▶ _Brief_:
A faithful, complete copy of the entries is the sole expected answer.
Start of Given data
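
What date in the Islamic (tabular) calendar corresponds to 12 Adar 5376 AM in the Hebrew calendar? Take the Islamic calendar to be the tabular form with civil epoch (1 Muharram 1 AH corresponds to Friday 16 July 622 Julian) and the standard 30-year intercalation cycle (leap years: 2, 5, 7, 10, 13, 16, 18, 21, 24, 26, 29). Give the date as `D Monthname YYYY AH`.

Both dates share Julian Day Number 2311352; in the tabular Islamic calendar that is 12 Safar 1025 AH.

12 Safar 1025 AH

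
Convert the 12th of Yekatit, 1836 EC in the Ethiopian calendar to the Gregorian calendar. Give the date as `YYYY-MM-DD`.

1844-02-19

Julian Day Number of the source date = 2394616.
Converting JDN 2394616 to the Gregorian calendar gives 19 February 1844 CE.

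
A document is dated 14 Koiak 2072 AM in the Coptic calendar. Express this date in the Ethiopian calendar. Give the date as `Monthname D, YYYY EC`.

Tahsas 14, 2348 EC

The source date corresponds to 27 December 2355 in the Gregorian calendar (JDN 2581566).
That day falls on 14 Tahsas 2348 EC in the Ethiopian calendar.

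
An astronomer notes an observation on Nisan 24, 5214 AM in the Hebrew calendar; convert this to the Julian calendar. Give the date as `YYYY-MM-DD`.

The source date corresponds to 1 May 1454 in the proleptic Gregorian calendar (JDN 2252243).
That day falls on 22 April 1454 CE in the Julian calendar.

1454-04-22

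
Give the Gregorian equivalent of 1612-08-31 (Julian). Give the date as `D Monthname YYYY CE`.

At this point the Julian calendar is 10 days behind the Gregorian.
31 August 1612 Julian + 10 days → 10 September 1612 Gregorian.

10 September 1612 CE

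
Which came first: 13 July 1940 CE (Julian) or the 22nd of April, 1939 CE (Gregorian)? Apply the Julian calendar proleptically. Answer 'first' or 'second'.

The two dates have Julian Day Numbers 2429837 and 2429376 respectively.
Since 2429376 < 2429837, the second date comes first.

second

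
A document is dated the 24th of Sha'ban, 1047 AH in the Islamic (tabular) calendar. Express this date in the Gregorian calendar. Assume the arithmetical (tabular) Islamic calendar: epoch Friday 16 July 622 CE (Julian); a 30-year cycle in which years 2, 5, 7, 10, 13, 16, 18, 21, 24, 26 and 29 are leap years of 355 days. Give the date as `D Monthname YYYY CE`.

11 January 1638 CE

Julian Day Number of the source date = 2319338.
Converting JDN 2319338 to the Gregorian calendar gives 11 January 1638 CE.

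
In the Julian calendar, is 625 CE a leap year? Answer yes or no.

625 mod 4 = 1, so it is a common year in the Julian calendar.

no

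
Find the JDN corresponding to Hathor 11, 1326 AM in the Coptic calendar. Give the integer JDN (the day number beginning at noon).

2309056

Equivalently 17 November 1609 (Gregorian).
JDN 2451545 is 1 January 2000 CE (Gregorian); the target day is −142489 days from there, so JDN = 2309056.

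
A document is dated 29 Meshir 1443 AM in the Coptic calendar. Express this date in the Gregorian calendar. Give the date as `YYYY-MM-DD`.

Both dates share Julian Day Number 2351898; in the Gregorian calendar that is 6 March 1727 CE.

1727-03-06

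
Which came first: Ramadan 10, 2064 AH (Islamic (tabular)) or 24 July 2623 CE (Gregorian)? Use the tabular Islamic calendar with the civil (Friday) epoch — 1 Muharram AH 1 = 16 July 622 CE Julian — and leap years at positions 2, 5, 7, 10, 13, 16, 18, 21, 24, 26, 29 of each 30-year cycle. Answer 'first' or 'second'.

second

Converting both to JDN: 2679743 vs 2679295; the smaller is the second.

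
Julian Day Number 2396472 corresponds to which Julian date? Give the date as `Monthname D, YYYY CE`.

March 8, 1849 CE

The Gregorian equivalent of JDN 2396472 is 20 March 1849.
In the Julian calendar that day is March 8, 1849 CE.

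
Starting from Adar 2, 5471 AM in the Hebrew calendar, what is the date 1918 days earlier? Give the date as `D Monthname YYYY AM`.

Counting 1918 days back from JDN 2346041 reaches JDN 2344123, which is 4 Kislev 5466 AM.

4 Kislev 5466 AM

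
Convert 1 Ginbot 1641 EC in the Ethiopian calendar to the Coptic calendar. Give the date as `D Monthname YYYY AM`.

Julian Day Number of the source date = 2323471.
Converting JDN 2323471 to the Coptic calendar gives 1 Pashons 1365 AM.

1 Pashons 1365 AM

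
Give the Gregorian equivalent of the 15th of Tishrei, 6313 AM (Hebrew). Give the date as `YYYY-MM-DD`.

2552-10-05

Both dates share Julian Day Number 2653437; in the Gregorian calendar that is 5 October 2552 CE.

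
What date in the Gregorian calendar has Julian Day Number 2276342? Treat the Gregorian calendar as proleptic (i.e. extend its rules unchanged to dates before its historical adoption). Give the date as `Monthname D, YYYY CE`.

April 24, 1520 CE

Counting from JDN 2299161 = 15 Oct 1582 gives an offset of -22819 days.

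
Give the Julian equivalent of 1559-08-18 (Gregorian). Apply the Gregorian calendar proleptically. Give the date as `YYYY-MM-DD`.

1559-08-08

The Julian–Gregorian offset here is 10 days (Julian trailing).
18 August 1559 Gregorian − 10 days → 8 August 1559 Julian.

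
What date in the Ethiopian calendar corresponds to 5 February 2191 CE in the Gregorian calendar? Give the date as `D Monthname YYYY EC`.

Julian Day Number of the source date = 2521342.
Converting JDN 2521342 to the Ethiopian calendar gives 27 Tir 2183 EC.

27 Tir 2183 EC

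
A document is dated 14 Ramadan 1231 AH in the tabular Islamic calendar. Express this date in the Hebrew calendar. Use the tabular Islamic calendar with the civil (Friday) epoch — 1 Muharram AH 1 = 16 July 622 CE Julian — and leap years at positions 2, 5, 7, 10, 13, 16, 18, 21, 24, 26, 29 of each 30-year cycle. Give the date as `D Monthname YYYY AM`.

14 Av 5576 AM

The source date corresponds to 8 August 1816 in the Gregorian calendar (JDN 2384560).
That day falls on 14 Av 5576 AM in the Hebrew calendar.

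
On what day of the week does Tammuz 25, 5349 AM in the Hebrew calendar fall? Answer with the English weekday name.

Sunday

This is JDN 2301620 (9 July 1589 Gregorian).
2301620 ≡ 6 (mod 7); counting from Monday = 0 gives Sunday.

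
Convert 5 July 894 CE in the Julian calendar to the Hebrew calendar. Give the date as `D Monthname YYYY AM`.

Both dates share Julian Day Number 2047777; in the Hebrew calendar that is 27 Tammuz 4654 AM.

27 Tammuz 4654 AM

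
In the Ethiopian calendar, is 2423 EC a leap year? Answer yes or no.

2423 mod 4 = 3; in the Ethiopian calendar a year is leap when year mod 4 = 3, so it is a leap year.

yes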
End of Given data
▶ _Exercise output_:
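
What date in the Islamic (tabular) calendar corresponds to 12 Adar 5376 AM in the Hebrew calendar? Take the Islamic calendar to be the tabular form with civil epoch (1 Muharram 1 AH corresponds to Friday 16 July 622 Julian) and the standard 30-year intercalation cycle (leap years: 2, 5, 7, 10, 13, 16, 18, 21, 24, 26, 29). Give the date as `D Monthname YYYY AH`.

Both dates share Julian Day Number 2311352; in the tabular Islamic calendar that is 12 Safar 1025 AH.

12 Safar 1025 AH

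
Convert the 12th of Yekatit, 1836 EC in the Ethiopian calendar to the Gregorian calendar. Give the date as `YYYY-MM-DD`.

1844-02-19

Julian Day Number of the source date = 2394616.
Converting JDN 2394616 to the Gregorian calendar gives 19 February 1844 CE.

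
A document is dated 14 Koiak 2072 AM in the Coptic calendar. Express this date in the Ethiopian calendar. Give the date as `Monthname D, YYYY EC`.

Tahsas 14, 2348 EC

The source date corresponds to 27 December 2355 in the Gregorian calendar (JDN 2581566).
That day falls on 14 Tahsas 2348 EC in the Ethiopian calendar.

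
An astronomer notes an observation on Nisan 24, 5214 AM in the Hebrew calendar; convert this to the Julian calendar. Give the date as `YYYY-MM-DD`.

The source date corresponds to 1 May 1454 in the proleptic Gregorian calendar (JDN 2252243).
That day falls on 22 April 1454 CE in the Julian calendar.

1454-04-22

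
Give the Gregorian equivalent of 1612-08-31 (Julian). Give the date as `D Monthname YYYY CE`.

At this point the Julian calendar is 10 days behind the Gregorian.
31 August 1612 Julian + 10 days → 10 September 1612 Gregorian.

10 September 1612 CE

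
Which came first: 13 July 1940 CE (Julian) or the 22nd of April, 1939 CE (Gregorian)? Apply the Julian calendar proleptically. Answer 'first' or 'second'.

The two dates have Julian Day Numbers 2429837 and 2429376 respectively.
Since 2429376 < 2429837, the second date comes first.

second

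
A document is dated the 24th of Sha'ban, 1047 AH in the Islamic (tabular) calendar. Express this date in the Gregorian calendar. Assume the arithmetical (tabular) Islamic calendar: epoch Friday 16 July 622 CE (Julian); a 30-year cycle in which years 2, 5, 7, 10, 13, 16, 18, 21, 24, 26 and 29 are leap years of 355 days. Give the date as `D Monthname YYYY CE`.

11 January 1638 CE

Julian Day Number of the source date = 2319338.
Converting JDN 2319338 to the Gregorian calendar gives 11 January 1638 CE.

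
In the Julian calendar, is 625 CE a leap year? Answer yes or no.

625 mod 4 = 1, so it is a common year in the Julian calendar.

no

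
Find the JDN corresponding to Hathor 11, 1326 AM in the Coptic calendar. Give the integer JDN (the day number beginning at noon).

2309056

Equivalently 17 November 1609 (Gregorian).
JDN 2451545 is 1 January 2000 CE (Gregorian); the target day is −142489 days from there, so JDN = 2309056.

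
A document is dated 29 Meshir 1443 AM in the Coptic calendar. Express this date in the Gregorian calendar. Give the date as `YYYY-MM-DD`.

Both dates share Julian Day Number 2351898; in the Gregorian calendar that is 6 March 1727 CE.

1727-03-06

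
Which came first: Ramadan 10, 2064 AH (Islamic (tabular)) or 24 July 2623 CE (Gregorian)? Use the tabular Islamic calendar with the civil (Friday) epoch — 1 Muharram AH 1 = 16 July 622 CE Julian — and leap years at positions 2, 5, 7, 10, 13, 16, 18, 21, 24, 26, 29 of each 30-year cycle. Answer 'first' or 'second'.

second

Converting both to JDN: 2679743 vs 2679295; the smaller is the second.

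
Julian Day Number 2396472 corresponds to which Julian date? Give the date as `Monthname D, YYYY CE`.

March 8, 1849 CE

The Gregorian equivalent of JDN 2396472 is 20 March 1849.
In the Julian calendar that day is March 8, 1849 CE.

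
Starting from Adar 2, 5471 AM in the Hebrew calendar, what is the date 1918 days earlier? Give the date as `D Monthname YYYY AM`.

Counting 1918 days back from JDN 2346041 reaches JDN 2344123, which is 4 Kislev 5466 AM.

4 Kislev 5466 AM

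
Convert 1 Ginbot 1641 EC in the Ethiopian calendar to the Coptic calendar. Give the date as `D Monthname YYYY AM`.

Julian Day Number of the source date = 2323471.
Converting JDN 2323471 to the Coptic calendar gives 1 Pashons 1365 AM.

1 Pashons 1365 AM

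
Give the Gregorian equivalent of the 15th of Tishrei, 6313 AM (Hebrew). Give the date as `YYYY-MM-DD`.

2552-10-05

Both dates share Julian Day Number 2653437; in the Gregorian calendar that is 5 October 2552 CE.

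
What date in the Gregorian calendar has Julian Day Number 2276342? Treat the Gregorian calendar as proleptic (i.e. extend its rules unchanged to dates before its historical adoption). Give the date as `Monthname D, YYYY CE`.

April 24, 1520 CE

Counting from JDN 2299161 = 15 Oct 1582 gives an offset of -22819 days.

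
Give the Julian equivalent of 1559-08-18 (Gregorian). Apply the Gregorian calendar proleptically. Give the date as `YYYY-MM-DD`.

1559-08-08

The Julian–Gregorian offset here is 10 days (Julian trailing).
18 August 1559 Gregorian − 10 days → 8 August 1559 Julian.

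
What date in the Ethiopian calendar corresponds to 5 February 2191 CE in the Gregorian calendar? Give the date as `D Monthname YYYY EC`.

Julian Day Number of the source date = 2521342.
Converting JDN 2521342 to the Ethiopian calendar gives 27 Tir 2183 EC.

27 Tir 2183 EC

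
A document is dated 14 Ramadan 1231 AH in the tabular Islamic calendar. Express this date in the Hebrew calendar. Use the tabular Islamic calendar with the civil (Friday) epoch — 1 Muharram AH 1 = 16 July 622 CE Julian — and leap years at positions 2, 5, 7, 10, 13, 16, 18, 21, 24, 26, 29 of each 30-year cycle. Give the date as `D Monthname YYYY AM`.

14 Av 5576 AM

The source date corresponds to 8 August 1816 in the Gregorian calendar (JDN 2384560).
That day falls on 14 Av 5576 AM in the Hebrew calendar.

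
On what day of the week does Tammuz 25, 5349 AM in the Hebrew calendar fall? Answer with the English weekday name.

Sunday

This is JDN 2301620 (9 July 1589 Gregorian).
2301620 ≡ 6 (mod 7); counting from Monday = 0 gives Sunday.

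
Convert 5 July 894 CE in the Julian calendar to the Hebrew calendar. Give the date as `D Monthname YYYY AM`.

Both dates share Julian Day Number 2047777; in the Hebrew calendar that is 27 Tammuz 4654 AM.

27 Tammuz 4654 AM

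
In the Ethiopian calendar, is 2423 EC a leap year? Answer yes or no.

2423 mod 4 = 3; in the Ethiopian calendar a year is leap when year mod 4 = 3, so it is a leap year.

yes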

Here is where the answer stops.